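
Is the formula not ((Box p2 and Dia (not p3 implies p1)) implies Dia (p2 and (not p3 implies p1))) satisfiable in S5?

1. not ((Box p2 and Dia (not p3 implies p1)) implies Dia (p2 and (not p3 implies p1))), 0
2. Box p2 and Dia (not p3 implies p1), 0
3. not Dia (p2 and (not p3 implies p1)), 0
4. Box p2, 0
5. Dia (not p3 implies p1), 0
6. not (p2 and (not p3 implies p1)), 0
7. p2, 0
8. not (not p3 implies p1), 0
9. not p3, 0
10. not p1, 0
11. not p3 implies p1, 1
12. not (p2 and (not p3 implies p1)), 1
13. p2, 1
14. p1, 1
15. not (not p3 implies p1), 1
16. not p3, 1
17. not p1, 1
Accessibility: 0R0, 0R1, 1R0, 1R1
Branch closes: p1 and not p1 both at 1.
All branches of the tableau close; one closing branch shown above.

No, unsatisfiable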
* * * * *
Directions for this task.
What is needed is a word-for-word copy of the records.

Result for this exercise.
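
Is the formula not ((Box p2 and Dia (not p3 implies p1)) implies Dia (p2 and (not p3 implies p1))) satisfiable in S5?

1. not ((Box p2 and Dia (not p3 implies p1)) implies Dia (p2 and (not p3 implies p1))), 0
2. Box p2 and Dia (not p3 implies p1), 0
3. not Dia (p2 and (not p3 implies p1)), 0
4. Box p2, 0
5. Dia (not p3 implies p1), 0
6. not (p2 and (not p3 implies p1)), 0
7. p2, 0
8. not (not p3 implies p1), 0
9. not p3, 0
10. not p1, 0
11. not p3 implies p1, 1
12. not (p2 and (not p3 implies p1)), 1
13. p2, 1
14. p1, 1
15. not (not p3 implies p1), 1
16. not p3, 1
17. not p1, 1
Accessibility: 0R0, 0R1, 1R0, 1R1
Branch closes: p1 and not p1 both at 1.
All branches of the tableau close; one closing branch shown above.

No, unsatisfiable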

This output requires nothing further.